= Beginning of Section =

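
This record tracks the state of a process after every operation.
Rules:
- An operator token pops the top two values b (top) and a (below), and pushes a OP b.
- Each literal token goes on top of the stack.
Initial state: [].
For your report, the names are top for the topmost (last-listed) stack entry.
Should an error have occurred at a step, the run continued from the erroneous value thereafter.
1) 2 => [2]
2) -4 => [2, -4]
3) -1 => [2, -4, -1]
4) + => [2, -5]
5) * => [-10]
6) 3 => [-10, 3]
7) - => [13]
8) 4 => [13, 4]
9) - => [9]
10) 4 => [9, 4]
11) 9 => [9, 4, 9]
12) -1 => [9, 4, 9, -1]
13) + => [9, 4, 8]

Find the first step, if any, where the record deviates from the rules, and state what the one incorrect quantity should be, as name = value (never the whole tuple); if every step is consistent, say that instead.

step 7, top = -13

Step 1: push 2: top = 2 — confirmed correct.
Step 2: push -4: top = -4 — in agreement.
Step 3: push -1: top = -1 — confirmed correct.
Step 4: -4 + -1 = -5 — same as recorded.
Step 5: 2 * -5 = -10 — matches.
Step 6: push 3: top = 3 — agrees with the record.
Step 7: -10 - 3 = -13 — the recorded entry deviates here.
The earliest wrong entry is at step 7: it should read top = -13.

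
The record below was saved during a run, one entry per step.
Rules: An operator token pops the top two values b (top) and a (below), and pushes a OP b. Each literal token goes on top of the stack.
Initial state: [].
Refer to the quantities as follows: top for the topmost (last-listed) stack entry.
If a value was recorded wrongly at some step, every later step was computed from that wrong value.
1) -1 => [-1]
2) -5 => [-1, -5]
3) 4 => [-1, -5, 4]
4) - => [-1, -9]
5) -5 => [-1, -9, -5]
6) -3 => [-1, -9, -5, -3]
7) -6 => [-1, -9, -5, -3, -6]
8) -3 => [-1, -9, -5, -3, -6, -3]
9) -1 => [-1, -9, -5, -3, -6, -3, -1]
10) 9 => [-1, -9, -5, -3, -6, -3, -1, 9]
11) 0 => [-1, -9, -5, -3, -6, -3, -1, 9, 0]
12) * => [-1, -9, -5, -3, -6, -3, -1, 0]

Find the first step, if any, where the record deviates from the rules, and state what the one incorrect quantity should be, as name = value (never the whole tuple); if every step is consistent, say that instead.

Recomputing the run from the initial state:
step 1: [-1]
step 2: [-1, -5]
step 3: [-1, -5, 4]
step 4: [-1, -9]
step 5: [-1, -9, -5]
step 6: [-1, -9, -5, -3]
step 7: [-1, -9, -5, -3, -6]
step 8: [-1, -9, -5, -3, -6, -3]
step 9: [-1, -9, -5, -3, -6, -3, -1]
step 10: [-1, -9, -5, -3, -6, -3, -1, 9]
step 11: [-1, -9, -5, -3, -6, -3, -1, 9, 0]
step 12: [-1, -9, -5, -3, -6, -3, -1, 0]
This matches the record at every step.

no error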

= End of Section =

Brief: Return each line from the material that includes the string "stack".

Completed task:
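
- Each literal token goes on top of the stack.
For your report, the names are top for the topmost (last-listed) stack entry.
Rules: An operator token pops the top two values b (top) and a (below), and pushes a OP b. Each literal token goes on top of the stack.
Refer to the quantities as follows: top for the topmost (last-listed) stack entry.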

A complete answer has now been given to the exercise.